* WHAT YOU HAVE TO DO *
Among the entries below, one stretch runs from the line that contains "Q = [2 0; 0 1]" through the line that contains "x' = [891/335, -1061/335].". Repeat that stretch exactly, ends included, and only that.

(Data extracted from a collection)
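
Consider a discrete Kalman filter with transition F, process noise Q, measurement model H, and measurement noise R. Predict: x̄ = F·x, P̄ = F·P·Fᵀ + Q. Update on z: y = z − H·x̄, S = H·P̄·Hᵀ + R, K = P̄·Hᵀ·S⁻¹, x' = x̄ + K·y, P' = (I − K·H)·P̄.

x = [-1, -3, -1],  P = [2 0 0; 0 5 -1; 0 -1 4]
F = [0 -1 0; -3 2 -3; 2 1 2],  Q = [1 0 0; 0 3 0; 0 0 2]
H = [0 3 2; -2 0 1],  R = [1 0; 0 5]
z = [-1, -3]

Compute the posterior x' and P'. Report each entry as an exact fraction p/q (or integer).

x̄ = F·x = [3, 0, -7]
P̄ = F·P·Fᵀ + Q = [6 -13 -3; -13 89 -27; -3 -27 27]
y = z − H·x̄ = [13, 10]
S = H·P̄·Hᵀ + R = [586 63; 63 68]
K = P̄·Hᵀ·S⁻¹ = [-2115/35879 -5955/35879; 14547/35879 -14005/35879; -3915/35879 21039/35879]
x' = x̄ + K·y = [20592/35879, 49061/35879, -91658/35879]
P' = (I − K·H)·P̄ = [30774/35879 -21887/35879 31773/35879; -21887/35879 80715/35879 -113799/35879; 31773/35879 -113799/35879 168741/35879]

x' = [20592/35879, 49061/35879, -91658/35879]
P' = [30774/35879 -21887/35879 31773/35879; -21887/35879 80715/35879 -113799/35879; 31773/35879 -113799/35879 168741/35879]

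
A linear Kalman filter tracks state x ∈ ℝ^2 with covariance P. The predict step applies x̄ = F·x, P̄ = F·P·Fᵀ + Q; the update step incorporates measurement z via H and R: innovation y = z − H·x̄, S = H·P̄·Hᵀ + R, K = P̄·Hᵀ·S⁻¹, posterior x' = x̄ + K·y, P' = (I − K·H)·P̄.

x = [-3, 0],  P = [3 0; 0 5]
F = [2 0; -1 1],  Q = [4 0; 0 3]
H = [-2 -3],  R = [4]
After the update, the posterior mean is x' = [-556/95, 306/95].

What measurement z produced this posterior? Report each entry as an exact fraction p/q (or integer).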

--

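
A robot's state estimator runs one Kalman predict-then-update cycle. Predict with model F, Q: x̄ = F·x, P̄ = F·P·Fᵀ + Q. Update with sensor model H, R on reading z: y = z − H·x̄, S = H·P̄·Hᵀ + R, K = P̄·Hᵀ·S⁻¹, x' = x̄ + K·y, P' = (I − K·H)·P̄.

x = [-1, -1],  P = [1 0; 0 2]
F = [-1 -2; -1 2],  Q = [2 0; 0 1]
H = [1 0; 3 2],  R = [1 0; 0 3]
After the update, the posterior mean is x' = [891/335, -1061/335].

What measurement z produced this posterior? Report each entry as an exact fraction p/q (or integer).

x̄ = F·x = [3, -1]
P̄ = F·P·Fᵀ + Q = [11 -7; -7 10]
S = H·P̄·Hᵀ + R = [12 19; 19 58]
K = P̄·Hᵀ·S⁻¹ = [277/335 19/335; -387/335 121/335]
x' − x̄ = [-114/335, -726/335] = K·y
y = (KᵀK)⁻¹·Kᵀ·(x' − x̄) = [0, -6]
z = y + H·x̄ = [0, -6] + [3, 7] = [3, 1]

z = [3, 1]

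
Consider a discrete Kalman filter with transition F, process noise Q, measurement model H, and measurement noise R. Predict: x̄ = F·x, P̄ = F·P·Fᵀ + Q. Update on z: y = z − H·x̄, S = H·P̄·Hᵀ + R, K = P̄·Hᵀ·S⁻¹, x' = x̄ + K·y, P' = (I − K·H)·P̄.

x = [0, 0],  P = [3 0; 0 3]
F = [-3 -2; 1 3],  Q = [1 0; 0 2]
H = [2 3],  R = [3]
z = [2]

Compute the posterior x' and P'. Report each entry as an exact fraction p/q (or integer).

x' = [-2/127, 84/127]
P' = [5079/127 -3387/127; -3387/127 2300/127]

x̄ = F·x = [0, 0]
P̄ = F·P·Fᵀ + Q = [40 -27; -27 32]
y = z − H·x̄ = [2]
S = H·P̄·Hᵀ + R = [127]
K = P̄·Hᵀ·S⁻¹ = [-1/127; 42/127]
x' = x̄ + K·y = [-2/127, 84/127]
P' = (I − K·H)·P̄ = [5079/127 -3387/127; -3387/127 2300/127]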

* EXPECTED ANSWER *
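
F = [-1 -2; -1 2],  Q = [2 0; 0 1]
H = [1 0; 3 2],  R = [1 0; 0 3]
After the update, the posterior mean is x' = [891/335, -1061/335].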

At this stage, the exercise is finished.